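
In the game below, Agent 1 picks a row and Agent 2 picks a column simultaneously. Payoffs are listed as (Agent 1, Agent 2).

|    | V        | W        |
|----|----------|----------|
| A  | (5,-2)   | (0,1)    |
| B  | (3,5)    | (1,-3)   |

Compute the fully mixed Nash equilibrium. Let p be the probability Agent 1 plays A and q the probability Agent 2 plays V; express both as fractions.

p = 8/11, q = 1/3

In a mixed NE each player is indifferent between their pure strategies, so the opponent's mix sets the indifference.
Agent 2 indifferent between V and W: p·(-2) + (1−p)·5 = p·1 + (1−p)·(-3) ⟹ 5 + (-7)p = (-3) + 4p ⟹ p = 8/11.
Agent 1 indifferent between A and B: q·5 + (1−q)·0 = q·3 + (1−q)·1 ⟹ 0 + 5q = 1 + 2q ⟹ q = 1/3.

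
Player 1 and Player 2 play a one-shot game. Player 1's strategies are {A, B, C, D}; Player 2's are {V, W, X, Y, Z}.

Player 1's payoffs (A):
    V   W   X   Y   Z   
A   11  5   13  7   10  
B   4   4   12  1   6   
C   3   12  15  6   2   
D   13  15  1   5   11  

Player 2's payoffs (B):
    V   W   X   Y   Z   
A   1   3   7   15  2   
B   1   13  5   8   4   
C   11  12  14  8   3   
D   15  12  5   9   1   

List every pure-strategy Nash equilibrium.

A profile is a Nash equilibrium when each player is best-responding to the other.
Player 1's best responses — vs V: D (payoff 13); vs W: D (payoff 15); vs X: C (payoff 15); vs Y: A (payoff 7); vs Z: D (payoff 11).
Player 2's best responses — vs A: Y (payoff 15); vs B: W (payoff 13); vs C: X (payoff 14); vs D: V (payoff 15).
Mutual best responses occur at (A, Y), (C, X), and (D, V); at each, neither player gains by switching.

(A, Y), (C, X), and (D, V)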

■ **WHAT IS REQUIRED**
Mind each word and retype the entire listing above.

■ **RESULT OF THE EXERCISE**
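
In the game below, Agent 1 picks a row and Agent 2 picks a column simultaneously. Payoffs are listed as (Agent 1, Agent 2).

|    | V        | W        |
|----|----------|----------|
| A  | (5,-2)   | (0,1)    |
| B  | (3,5)    | (1,-3)   |

Compute the fully mixed Nash equilibrium. Let p be the probability Agent 1 plays A and q the probability Agent 2 plays V; express both as fractions.

p = 8/11, q = 1/3

In a mixed NE each player is indifferent between their pure strategies, so the opponent's mix sets the indifference.
Agent 2 indifferent between V and W: p·(-2) + (1−p)·5 = p·1 + (1−p)·(-3) ⟹ 5 + (-7)p = (-3) + 4p ⟹ p = 8/11.
Agent 1 indifferent between A and B: q·5 + (1−q)·0 = q·3 + (1−q)·1 ⟹ 0 + 5q = 1 + 2q ⟹ q = 1/3.

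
Player 1 and Player 2 play a one-shot game. Player 1's strategies are {A, B, C, D}; Player 2's are {V, W, X, Y, Z}.

Player 1's payoffs (A):
    V   W   X   Y   Z   
A   11  5   13  7   10  
B   4   4   12  1   6   
C   3   12  15  6   2   
D   13  15  1   5   11  

Player 2's payoffs (B):
    V   W   X   Y   Z   
A   1   3   7   15  2   
B   1   13  5   8   4   
C   11  12  14  8   3   
D   15  12  5   9   1   

List every pure-strategy Nash equilibrium.

A profile is a Nash equilibrium when each player is best-responding to the other.
Player 1's best responses — vs V: D (payoff 13); vs W: D (payoff 15); vs X: C (payoff 15); vs Y: A (payoff 7); vs Z: D (payoff 11).
Player 2's best responses — vs A: Y (payoff 15); vs B: W (payoff 13); vs C: X (payoff 14); vs D: V (payoff 15).
Mutual best responses occur at (A, Y), (C, X), and (D, V); at each, neither player gains by switching.

(A, Y), (C, X), and (D, V)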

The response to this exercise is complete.